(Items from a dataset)
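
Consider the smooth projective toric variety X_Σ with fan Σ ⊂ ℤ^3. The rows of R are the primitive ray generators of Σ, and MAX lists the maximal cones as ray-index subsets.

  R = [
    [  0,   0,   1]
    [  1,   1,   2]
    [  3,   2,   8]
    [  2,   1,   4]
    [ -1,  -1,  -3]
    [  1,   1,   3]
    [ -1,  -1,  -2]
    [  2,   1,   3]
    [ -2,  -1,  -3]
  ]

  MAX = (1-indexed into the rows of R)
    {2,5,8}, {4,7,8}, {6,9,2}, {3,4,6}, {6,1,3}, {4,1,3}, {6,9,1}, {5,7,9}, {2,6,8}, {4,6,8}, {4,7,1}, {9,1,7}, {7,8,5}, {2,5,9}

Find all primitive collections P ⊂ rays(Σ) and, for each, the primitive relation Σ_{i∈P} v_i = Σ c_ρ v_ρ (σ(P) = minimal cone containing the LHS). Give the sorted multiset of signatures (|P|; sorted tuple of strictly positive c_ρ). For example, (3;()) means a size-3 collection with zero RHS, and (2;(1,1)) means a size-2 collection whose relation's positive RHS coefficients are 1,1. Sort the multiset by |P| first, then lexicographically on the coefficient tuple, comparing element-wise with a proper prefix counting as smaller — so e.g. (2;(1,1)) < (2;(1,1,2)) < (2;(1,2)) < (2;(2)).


Δ(Σ) — 9 vertices, 16 min non-faces:

  P={2,7}:  v_{2} + v_{7} = 0  ⇒ sig = (2;())
  P={5,6}:  v_{5} + v_{6} = 0  ⇒ sig = (2;())
  P={8,9}:  v_{8} + v_{9} = 0  ⇒ sig = (2;())
  P={1,2}:  v_{1} + v_{2} = v_{6}  ⇒ sig = (2;(1))
  P={1,5}:  v_{1} + v_{5} = v_{7}  ⇒ sig = (2;(1))
  P={1,8}:  v_{1} + v_{8} = v_{4}  ⇒ sig = (2;(1))
  P={4,9}:  v_{4} + v_{9} = v_{1}  ⇒ sig = (2;(1))
  P={6,7}:  v_{6} + v_{7} = v_{1}  ⇒ sig = (2;(1))
  P={2,4}:  v_{2} + v_{4} = v_{6} + v_{8}  ⇒ sig = (2;(1,1))
  P={3,5}:  v_{3} + v_{5} = v_{1} + v_{4}  ⇒ sig = (2;(1,1))
  P={4,5}:  v_{4} + v_{5} = v_{7} + v_{8}  ⇒ sig = (2;(1,1))
  P={2,3}:  v_{2} + v_{3} = v_{4} + 2·v_{6}  ⇒ sig = (2;(1,2))
  P={3,7}:  v_{3} + v_{7} = 2·v_{1} + v_{4}  ⇒ sig = (2;(1,2))
  P={3,8}:  v_{3} + v_{8} = 2·v_{4} + v_{6}  ⇒ sig = (2;(1,2))
  P={3,9}:  v_{3} + v_{9} = 2·v_{1} + v_{6}  ⇒ sig = (2;(1,2))
  P={1,4,6}:  v_{1} + v_{4} + v_{6} = v_{3}  ⇒ sig = (3;(1))

Signatures (|P|; sorted positive RHS coefficients), sorted:
    |P|=2: 15 collections, coeffs (), (), (), (1), (1), (1), (1), (1), (1,1), (1,1), (1,1), (1,2), (1,2), (1,2), (1,2)
    |P|=3: 1 collection, coeffs (1)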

**Task description**
Copy out every line from the data above that has "rows" in it.

**Finished task**
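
Consider the smooth projective toric variety X_Σ with fan Σ ⊂ ℤ^3. The rows of R are the primitive ray generators of Σ, and MAX lists the maximal cones as ray-index subsets.
  MAX = (1-indexed into the rows of R)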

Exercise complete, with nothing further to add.